Task statement: After locating the line that contains "3. (row=41, col=41)" in the records below, write out exactly that line and each line after it through the one that contains "9. (row=160, col=36)", and nothing else.

Input:
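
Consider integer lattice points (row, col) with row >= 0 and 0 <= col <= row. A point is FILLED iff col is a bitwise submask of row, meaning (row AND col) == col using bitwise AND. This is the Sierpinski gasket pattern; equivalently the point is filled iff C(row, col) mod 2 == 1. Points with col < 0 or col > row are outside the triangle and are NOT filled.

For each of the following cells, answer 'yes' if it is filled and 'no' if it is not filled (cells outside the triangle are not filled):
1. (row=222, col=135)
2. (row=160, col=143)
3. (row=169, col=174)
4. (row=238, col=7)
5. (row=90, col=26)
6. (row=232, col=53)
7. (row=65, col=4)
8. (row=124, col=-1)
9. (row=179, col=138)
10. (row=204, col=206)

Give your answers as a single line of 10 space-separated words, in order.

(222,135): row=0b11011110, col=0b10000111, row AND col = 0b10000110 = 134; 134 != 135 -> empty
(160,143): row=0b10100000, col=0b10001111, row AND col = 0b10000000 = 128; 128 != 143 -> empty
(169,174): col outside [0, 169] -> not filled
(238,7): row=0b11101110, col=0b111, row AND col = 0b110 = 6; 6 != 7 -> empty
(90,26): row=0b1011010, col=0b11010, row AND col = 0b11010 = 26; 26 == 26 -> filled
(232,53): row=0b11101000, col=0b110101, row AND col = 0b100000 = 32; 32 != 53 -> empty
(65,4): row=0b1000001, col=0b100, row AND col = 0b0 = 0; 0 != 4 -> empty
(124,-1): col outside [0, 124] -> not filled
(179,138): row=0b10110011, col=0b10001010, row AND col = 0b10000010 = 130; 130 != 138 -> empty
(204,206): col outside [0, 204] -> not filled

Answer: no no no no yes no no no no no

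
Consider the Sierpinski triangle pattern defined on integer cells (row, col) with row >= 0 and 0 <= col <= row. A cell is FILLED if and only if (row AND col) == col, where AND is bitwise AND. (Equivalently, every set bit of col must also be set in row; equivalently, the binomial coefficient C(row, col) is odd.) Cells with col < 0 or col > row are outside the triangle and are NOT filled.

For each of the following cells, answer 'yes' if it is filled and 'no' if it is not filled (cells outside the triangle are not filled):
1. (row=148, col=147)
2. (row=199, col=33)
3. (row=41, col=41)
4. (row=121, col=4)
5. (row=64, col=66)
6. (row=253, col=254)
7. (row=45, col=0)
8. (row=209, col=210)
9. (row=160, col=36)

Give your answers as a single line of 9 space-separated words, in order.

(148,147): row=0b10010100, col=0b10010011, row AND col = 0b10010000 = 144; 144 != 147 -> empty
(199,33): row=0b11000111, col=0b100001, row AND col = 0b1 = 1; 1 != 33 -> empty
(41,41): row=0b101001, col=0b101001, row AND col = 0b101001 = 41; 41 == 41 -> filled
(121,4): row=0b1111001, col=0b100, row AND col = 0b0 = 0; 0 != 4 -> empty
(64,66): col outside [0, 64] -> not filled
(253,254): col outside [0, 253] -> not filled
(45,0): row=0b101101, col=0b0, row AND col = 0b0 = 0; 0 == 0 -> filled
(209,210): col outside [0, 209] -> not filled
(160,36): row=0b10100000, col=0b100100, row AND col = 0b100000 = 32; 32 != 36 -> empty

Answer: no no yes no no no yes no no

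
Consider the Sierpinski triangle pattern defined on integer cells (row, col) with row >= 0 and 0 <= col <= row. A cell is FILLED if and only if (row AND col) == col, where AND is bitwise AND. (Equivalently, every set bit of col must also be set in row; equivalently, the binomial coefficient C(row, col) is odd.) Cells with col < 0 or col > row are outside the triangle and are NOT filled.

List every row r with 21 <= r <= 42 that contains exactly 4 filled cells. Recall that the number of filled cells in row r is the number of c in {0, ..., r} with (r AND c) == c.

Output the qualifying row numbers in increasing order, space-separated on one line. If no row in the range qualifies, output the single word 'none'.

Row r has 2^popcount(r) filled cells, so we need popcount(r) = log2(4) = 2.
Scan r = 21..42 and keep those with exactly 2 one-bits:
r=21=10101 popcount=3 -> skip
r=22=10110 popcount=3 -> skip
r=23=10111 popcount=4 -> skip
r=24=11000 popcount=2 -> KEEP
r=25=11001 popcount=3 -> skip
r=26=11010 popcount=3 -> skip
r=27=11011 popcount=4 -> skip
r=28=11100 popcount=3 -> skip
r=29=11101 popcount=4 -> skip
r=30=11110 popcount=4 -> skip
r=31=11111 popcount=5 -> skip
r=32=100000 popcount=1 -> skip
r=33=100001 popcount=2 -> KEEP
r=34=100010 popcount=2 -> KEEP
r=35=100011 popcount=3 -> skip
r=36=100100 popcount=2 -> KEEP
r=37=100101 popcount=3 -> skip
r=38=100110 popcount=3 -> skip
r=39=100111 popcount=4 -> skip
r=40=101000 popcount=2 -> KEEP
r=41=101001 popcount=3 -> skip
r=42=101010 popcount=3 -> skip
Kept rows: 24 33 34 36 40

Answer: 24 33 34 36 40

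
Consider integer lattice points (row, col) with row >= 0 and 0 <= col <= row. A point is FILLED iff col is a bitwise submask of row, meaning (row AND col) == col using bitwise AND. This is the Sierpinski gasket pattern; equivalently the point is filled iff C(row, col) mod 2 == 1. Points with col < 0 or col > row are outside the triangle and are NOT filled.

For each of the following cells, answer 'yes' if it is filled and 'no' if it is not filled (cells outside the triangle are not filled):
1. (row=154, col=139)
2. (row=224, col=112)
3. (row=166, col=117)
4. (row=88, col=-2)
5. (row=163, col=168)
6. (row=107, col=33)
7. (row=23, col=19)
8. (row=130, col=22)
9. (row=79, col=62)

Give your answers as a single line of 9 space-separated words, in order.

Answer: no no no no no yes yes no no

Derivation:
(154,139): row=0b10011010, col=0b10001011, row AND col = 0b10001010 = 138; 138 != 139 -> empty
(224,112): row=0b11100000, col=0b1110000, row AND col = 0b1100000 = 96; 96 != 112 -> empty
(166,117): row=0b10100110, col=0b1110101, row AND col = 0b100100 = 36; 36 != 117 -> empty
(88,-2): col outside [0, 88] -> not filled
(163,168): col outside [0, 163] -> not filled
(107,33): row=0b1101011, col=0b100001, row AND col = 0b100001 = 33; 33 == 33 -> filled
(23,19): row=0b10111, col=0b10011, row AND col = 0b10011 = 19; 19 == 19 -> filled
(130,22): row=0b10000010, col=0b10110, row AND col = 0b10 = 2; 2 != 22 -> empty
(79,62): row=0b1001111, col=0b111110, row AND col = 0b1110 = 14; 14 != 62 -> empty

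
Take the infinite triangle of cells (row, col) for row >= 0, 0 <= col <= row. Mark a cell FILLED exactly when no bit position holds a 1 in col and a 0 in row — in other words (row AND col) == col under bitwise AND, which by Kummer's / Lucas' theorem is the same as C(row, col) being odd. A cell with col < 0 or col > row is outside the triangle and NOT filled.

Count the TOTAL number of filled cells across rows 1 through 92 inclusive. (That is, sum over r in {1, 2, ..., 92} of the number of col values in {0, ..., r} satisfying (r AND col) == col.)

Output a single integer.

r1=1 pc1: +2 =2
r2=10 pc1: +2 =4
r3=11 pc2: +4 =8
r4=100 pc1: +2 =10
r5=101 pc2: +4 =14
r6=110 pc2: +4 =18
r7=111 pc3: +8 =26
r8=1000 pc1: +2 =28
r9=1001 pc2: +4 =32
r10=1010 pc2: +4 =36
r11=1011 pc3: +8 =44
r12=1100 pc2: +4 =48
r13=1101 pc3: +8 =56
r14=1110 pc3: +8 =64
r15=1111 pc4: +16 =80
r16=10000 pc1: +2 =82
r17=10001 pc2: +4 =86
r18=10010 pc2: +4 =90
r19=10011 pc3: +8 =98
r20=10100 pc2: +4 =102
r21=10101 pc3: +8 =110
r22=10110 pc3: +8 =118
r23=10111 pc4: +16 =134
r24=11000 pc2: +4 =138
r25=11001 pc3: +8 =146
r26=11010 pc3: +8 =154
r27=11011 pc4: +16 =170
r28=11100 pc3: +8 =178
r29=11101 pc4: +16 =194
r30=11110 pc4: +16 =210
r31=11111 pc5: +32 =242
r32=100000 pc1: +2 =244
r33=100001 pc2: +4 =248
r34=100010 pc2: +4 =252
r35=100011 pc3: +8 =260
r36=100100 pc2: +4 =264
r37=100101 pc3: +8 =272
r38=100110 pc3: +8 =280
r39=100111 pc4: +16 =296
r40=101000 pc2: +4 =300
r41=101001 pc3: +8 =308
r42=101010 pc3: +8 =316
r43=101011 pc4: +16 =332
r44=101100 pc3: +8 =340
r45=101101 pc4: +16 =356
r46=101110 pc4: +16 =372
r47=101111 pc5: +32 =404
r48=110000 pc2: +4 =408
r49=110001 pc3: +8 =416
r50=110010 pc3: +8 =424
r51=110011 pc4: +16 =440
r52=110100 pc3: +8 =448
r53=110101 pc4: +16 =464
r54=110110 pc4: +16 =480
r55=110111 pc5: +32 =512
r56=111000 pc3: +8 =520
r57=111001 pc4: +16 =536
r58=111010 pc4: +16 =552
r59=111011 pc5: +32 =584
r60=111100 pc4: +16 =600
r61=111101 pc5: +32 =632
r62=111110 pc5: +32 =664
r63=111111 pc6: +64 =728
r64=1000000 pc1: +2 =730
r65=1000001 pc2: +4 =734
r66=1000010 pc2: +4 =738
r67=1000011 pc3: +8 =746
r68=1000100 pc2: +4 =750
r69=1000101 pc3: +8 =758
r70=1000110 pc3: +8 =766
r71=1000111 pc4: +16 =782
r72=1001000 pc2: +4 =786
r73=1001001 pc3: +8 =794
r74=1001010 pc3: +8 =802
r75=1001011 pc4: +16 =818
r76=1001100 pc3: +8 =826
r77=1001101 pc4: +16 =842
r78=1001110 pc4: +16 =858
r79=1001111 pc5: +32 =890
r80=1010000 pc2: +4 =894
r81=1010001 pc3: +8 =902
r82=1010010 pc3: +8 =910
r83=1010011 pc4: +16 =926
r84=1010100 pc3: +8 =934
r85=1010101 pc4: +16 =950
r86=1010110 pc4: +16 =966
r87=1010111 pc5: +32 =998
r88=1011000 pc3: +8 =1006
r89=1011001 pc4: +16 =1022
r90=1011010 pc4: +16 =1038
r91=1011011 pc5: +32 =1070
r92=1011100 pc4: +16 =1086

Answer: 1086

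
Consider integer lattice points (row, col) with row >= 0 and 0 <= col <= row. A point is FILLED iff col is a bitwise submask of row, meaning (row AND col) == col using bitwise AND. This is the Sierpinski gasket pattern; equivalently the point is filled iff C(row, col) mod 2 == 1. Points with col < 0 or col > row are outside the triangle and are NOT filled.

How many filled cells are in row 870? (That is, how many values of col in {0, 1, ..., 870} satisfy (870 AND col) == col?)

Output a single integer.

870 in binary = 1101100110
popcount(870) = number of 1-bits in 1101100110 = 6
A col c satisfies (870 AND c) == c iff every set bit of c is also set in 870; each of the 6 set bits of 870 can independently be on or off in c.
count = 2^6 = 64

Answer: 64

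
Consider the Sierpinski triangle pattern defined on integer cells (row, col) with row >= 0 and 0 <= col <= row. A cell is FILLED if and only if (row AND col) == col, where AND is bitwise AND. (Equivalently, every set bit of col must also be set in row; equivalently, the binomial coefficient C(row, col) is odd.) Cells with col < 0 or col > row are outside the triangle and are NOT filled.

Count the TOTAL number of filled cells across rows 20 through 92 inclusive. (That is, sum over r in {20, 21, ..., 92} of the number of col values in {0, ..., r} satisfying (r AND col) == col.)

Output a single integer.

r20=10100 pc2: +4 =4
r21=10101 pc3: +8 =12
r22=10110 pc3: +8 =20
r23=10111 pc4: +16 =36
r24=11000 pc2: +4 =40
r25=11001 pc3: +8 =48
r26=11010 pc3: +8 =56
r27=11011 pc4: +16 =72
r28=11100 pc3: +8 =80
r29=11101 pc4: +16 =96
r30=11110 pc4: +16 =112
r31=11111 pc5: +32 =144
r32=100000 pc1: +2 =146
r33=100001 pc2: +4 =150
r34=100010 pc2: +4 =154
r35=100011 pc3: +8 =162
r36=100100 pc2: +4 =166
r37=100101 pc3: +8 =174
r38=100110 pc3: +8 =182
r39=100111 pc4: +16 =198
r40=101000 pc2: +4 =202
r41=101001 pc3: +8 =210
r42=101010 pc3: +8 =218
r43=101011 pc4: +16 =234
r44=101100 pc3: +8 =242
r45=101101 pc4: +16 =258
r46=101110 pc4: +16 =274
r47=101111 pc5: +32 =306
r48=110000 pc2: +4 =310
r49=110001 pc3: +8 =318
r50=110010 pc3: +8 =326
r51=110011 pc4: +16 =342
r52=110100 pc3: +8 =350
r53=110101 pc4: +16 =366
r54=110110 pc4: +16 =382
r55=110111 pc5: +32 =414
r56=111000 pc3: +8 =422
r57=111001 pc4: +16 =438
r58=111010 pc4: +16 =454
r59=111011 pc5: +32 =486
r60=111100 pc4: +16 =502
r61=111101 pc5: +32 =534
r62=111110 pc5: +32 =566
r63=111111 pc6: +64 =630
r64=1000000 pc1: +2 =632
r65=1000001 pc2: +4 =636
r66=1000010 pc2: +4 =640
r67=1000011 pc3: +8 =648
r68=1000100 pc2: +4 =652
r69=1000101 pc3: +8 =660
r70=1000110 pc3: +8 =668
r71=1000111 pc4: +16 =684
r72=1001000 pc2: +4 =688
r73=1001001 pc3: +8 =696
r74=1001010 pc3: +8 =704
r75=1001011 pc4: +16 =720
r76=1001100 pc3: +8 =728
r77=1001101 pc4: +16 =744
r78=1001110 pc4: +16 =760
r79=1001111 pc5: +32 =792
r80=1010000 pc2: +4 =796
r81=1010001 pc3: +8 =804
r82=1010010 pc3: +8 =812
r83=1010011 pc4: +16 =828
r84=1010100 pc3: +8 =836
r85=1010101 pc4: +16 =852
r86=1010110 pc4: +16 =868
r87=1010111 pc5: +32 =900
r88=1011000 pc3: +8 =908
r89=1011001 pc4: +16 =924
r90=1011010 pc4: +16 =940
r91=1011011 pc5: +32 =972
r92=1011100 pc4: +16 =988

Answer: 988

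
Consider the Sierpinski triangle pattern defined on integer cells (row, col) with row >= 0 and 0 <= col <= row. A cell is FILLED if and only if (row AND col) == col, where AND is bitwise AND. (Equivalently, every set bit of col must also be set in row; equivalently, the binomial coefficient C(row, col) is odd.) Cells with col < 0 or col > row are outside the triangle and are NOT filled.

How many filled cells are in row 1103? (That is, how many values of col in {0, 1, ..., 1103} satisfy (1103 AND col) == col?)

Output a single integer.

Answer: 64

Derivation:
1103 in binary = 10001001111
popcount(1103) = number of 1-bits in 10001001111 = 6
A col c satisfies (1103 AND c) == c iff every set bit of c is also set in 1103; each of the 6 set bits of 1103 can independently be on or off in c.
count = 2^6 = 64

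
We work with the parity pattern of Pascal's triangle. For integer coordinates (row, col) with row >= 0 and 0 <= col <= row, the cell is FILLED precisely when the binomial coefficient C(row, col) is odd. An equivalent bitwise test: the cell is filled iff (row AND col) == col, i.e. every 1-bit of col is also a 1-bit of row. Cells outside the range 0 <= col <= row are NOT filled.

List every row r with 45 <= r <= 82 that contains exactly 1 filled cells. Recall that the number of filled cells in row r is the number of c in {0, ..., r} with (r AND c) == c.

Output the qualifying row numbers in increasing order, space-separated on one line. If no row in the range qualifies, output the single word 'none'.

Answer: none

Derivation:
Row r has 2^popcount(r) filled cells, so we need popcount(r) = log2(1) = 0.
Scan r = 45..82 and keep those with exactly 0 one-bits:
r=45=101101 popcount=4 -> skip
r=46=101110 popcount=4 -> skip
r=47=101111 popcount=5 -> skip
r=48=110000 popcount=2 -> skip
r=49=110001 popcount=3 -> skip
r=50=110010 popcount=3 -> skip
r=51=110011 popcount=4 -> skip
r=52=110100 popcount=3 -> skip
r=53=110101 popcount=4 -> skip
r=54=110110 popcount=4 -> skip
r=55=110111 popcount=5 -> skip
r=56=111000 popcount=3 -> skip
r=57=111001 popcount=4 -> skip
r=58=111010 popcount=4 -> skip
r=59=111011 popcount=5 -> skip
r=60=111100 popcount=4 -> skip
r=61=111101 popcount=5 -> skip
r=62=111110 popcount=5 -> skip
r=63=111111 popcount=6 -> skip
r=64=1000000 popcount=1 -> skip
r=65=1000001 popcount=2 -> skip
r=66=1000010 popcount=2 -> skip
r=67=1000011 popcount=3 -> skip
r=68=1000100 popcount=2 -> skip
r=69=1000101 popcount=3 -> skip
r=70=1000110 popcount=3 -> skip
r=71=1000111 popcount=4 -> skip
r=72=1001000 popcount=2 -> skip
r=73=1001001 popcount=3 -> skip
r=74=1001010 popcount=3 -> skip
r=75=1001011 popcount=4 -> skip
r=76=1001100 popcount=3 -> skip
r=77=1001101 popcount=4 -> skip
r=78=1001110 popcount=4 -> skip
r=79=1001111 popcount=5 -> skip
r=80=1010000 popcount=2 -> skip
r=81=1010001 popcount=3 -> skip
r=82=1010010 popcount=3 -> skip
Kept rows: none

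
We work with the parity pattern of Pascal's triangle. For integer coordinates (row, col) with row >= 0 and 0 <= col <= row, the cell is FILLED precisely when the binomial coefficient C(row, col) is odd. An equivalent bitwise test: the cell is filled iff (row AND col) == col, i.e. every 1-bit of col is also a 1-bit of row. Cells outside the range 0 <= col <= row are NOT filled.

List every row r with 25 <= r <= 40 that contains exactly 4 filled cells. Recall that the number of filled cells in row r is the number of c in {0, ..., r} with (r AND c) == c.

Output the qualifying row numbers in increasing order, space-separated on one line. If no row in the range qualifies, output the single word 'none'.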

Completed exercise:
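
3. (row=41, col=41)
4. (row=121, col=4)
5. (row=64, col=66)
6. (row=253, col=254)
7. (row=45, col=0)
8. (row=209, col=210)
9. (row=160, col=36)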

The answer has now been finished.